Task instructions :: Output the entries exactly.

Collected data
--------------------------------------------------
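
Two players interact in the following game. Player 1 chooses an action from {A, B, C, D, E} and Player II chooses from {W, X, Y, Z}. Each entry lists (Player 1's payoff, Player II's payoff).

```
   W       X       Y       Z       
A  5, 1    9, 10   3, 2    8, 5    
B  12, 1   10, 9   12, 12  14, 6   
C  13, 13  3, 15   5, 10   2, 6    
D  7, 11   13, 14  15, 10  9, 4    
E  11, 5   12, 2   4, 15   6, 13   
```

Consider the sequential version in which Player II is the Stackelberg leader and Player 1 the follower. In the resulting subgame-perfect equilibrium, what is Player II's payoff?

14

Solve by backward induction (Player II leads).
- W: Player 1 compares 5, 12, 13, 7, 11 and picks C; Player II would get 13.
- X: Player 1 compares 9, 10, 3, 13, 12 and picks D; Player II would get 14.
- Y: Player 1 compares 3, 12, 5, 15, 4 and picks D; Player II would get 10.
- Z: Player 1 compares 8, 14, 2, 9, 6 and picks B; Player II would get 6.
Maximizing over 13, 14, 10, 6, Player II chooses X. Subgame-perfect outcome: (D, X) with payoffs (13, 14).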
--------------------------------------------------
Written answer ::
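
Two players interact in the following game. Player 1 chooses an action from {A, B, C, D, E} and Player II chooses from {W, X, Y, Z}. Each entry lists (Player 1's payoff, Player II's payoff).

```
   W       X       Y       Z       
A  5, 1    9, 10   3, 2    8, 5    
B  12, 1   10, 9   12, 12  14, 6   
C  13, 13  3, 15   5, 10   2, 6    
D  7, 11   13, 14  15, 10  9, 4    
E  11, 5   12, 2   4, 15   6, 13   
```

Consider the sequential version in which Player II is the Stackelberg leader and Player 1 the follower. In the resulting subgame-perfect equilibrium, what is Player II's payoff?

14

Solve by backward induction (Player II leads).
- W: Player 1 compares 5, 12, 13, 7, 11 and picks C; Player II would get 13.
- X: Player 1 compares 9, 10, 3, 13, 12 and picks D; Player II would get 14.
- Y: Player 1 compares 3, 12, 5, 15, 4 and picks D; Player II would get 10.
- Z: Player 1 compares 8, 14, 2, 9, 6 and picks B; Player II would get 6.
Maximizing over 13, 14, 10, 6, Player II chooses X. Subgame-perfect outcome: (D, X) with payoffs (13, 14).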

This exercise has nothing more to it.